To do.
Every entry below, first to last, should be restated word for word.

(Collected data entries)
--------------------------------

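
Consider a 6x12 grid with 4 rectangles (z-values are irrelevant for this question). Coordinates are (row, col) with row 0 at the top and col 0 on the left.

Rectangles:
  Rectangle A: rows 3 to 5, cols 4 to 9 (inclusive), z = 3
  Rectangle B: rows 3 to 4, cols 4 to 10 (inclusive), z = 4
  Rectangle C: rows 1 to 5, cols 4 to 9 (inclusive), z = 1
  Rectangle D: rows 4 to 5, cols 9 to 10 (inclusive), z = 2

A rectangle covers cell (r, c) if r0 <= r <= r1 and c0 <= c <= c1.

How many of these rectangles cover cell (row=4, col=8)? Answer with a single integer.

Check cell (4,8):
  A: rows 3-5 cols 4-9 -> covers
  B: rows 3-4 cols 4-10 -> covers
  C: rows 1-5 cols 4-9 -> covers
  D: rows 4-5 cols 9-10 -> outside (col miss)
Count covering = 3

Answer: 3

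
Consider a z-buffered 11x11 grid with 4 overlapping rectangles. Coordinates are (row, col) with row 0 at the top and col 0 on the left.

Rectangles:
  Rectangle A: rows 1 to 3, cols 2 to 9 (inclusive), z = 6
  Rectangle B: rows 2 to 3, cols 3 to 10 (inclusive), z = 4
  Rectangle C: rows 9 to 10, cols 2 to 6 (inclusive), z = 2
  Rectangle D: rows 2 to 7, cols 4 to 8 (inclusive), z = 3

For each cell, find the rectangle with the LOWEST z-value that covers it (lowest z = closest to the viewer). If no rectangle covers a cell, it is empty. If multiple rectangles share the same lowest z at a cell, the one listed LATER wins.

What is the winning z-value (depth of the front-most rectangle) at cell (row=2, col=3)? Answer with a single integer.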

--------------------------------

Output of the task.
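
Consider a 6x12 grid with 4 rectangles (z-values are irrelevant for this question). Coordinates are (row, col) with row 0 at the top and col 0 on the left.

Rectangles:
  Rectangle A: rows 3 to 5, cols 4 to 9 (inclusive), z = 3
  Rectangle B: rows 3 to 4, cols 4 to 10 (inclusive), z = 4
  Rectangle C: rows 1 to 5, cols 4 to 9 (inclusive), z = 1
  Rectangle D: rows 4 to 5, cols 9 to 10 (inclusive), z = 2

A rectangle covers cell (r, c) if r0 <= r <= r1 and c0 <= c <= c1.

How many of these rectangles cover cell (row=4, col=8)? Answer with a single integer.

Check cell (4,8):
  A: rows 3-5 cols 4-9 -> covers
  B: rows 3-4 cols 4-10 -> covers
  C: rows 1-5 cols 4-9 -> covers
  D: rows 4-5 cols 9-10 -> outside (col miss)
Count covering = 3

Answer: 3

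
Consider a z-buffered 11x11 grid with 4 overlapping rectangles. Coordinates are (row, col) with row 0 at the top and col 0 on the left.

Rectangles:
  Rectangle A: rows 1 to 3, cols 2 to 9 (inclusive), z = 6
  Rectangle B: rows 2 to 3, cols 3 to 10 (inclusive), z = 4
  Rectangle C: rows 9 to 10, cols 2 to 6 (inclusive), z = 2
  Rectangle D: rows 2 to 7, cols 4 to 8 (inclusive), z = 3

For each cell, find the rectangle with the LOWEST z-value that covers it (lowest z = closest to the viewer). If no rectangle covers a cell, it is empty. If multiple rectangles share the same lowest z at a cell, the one listed LATER wins.

What is the winning z-value (depth of the front-most rectangle) at cell (row=2, col=3)? Answer with a single integer.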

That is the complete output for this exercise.